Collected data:
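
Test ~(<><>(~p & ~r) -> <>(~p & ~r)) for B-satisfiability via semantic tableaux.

Yes, satisfiable

1. ~(<><>(~p & ~r) -> <>(~p & ~r)), w0
2. <><>(~p & ~r), w0   [~->-rule on 1]
3. ~<>(~p & ~r), w0   [~->-rule on 1]
4. ~(~p & ~r), w0   [~<>-rule on 3 via w0Rw0]
5. r, w0   [~&-rule on 4 (branches; this branch)]
6. <>(~p & ~r), w1   [<>-rule on 2: fresh world w1, w0Rw1]
7. ~(~p & ~r), w1   [~<>-rule on 3 via w0Rw1]
8. r, w1   [~&-rule on 7 (branches; this branch)]
9. ~p & ~r, w2   [<>-rule on 6: fresh world w2, w1Rw2]
10. ~p, w2   [&-rule on 9]
11. ~r, w2   [&-rule on 9]
Accessibility: w0Rw0, w0Rw1, w1Rw0, w1Rw1, w1Rw2, w2Rw1, w2Rw2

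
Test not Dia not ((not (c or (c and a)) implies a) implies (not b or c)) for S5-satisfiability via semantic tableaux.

1. not Dia not ((not (c or (c and a)) implies a) implies (not b or c)), u
2. (not (c or (c and a)) implies a) implies (not b or c), u
3. not b or c, u
4. c, u
Accessibility: uRu

Satisfiable (open branch found)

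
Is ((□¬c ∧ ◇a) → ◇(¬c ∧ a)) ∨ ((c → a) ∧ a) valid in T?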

> [Activity] An exact transcript of all the records is the expected result.

> [Answer box]
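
Test ~(<><>(~p & ~r) -> <>(~p & ~r)) for B-satisfiability via semantic tableaux.

Yes, satisfiable

1. ~(<><>(~p & ~r) -> <>(~p & ~r)), w0
2. <><>(~p & ~r), w0   [~->-rule on 1]
3. ~<>(~p & ~r), w0   [~->-rule on 1]
4. ~(~p & ~r), w0   [~<>-rule on 3 via w0Rw0]
5. r, w0   [~&-rule on 4 (branches; this branch)]
6. <>(~p & ~r), w1   [<>-rule on 2: fresh world w1, w0Rw1]
7. ~(~p & ~r), w1   [~<>-rule on 3 via w0Rw1]
8. r, w1   [~&-rule on 7 (branches; this branch)]
9. ~p & ~r, w2   [<>-rule on 6: fresh world w2, w1Rw2]
10. ~p, w2   [&-rule on 9]
11. ~r, w2   [&-rule on 9]
Accessibility: w0Rw0, w0Rw1, w1Rw0, w1Rw1, w1Rw2, w2Rw1, w2Rw2

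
Test not Dia not ((not (c or (c and a)) implies a) implies (not b or c)) for S5-satisfiability via semantic tableaux.

1. not Dia not ((not (c or (c and a)) implies a) implies (not b or c)), u
2. (not (c or (c and a)) implies a) implies (not b or c), u
3. not b or c, u
4. c, u
Accessibility: uRu

Satisfiable (open branch found)

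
Is ((□¬c ∧ ◇a) → ◇(¬c ∧ a)) ∨ ((c → a) ∧ a) valid in T?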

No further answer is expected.